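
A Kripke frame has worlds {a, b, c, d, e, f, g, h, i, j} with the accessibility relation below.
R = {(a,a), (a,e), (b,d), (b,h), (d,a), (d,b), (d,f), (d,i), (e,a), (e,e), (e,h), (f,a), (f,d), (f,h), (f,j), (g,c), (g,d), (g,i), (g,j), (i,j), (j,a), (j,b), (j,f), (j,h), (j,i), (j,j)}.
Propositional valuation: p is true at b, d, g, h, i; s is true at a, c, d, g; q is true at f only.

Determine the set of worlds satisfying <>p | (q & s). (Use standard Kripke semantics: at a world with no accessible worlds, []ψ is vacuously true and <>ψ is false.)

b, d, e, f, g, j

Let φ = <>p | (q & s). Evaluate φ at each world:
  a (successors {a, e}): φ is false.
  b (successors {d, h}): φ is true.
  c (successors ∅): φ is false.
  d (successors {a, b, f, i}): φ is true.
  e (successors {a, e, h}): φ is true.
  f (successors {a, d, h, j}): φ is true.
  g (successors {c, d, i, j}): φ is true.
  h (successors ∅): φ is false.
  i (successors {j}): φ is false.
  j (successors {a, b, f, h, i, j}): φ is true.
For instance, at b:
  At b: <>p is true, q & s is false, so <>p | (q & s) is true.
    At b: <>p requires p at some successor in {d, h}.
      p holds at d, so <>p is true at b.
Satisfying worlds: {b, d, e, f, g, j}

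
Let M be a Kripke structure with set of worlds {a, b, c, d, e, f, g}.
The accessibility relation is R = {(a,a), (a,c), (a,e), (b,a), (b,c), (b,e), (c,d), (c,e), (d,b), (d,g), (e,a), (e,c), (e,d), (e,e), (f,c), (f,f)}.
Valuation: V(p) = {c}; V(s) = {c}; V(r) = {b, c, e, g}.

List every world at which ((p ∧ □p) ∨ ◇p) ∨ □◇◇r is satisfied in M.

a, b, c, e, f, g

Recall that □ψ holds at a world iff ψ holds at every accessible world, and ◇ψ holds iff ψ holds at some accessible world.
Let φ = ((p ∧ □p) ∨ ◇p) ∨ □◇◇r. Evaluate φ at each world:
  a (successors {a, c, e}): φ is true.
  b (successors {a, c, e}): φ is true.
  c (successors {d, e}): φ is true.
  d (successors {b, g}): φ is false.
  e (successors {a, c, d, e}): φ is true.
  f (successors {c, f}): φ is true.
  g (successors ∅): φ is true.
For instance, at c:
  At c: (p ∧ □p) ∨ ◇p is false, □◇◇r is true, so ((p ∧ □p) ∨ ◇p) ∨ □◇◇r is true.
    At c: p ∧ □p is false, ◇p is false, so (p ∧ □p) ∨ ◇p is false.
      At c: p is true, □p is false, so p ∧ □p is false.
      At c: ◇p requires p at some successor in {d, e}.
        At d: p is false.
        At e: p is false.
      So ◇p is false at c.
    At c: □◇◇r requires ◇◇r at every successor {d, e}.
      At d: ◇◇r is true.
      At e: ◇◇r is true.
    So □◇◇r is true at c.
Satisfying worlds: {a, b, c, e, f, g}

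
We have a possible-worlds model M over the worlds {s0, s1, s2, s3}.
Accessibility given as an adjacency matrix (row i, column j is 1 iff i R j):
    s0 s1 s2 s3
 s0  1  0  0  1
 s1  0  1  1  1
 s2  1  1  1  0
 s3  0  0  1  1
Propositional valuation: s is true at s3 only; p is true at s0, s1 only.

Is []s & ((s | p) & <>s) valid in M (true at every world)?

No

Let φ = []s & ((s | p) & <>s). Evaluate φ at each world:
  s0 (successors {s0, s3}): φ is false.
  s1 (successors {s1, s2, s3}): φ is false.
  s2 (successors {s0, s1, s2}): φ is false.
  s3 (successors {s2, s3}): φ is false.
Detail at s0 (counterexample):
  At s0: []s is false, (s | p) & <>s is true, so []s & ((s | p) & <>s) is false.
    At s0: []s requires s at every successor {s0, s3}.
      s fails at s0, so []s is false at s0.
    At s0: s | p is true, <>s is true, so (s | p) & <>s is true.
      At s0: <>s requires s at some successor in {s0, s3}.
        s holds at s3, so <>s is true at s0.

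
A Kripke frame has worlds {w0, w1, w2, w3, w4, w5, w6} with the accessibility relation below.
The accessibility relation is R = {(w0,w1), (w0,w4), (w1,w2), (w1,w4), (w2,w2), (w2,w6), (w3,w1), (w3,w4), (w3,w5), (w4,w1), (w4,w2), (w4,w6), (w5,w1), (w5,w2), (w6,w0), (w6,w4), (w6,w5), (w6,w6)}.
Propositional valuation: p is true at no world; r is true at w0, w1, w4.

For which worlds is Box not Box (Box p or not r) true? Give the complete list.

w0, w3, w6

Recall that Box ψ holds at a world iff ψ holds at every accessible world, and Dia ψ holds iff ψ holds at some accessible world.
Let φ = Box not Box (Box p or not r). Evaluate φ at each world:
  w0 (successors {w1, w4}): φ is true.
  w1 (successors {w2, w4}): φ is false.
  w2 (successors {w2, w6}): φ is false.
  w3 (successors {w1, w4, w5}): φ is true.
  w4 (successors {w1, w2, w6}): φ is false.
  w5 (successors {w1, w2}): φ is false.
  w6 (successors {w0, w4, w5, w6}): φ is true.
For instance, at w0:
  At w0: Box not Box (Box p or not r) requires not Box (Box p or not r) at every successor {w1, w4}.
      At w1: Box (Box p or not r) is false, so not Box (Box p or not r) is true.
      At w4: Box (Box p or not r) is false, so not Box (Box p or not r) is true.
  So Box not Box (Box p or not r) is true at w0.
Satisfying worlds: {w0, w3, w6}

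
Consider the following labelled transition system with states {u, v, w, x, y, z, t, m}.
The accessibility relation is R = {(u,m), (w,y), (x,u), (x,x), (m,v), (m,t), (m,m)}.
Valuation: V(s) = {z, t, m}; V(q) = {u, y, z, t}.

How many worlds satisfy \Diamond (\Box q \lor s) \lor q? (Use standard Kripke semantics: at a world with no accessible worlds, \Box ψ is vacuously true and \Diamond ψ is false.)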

------------------------------------

- TASK DESCRIPTION
Lines containing the string "only" are the ones to copy from the entries above.

- SOLUTION
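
Propositional valuation: p is true at b, d, g, h, i; s is true at a, c, d, g; q is true at f only.
Propositional valuation: s is true at s3 only; p is true at s0, s1 only.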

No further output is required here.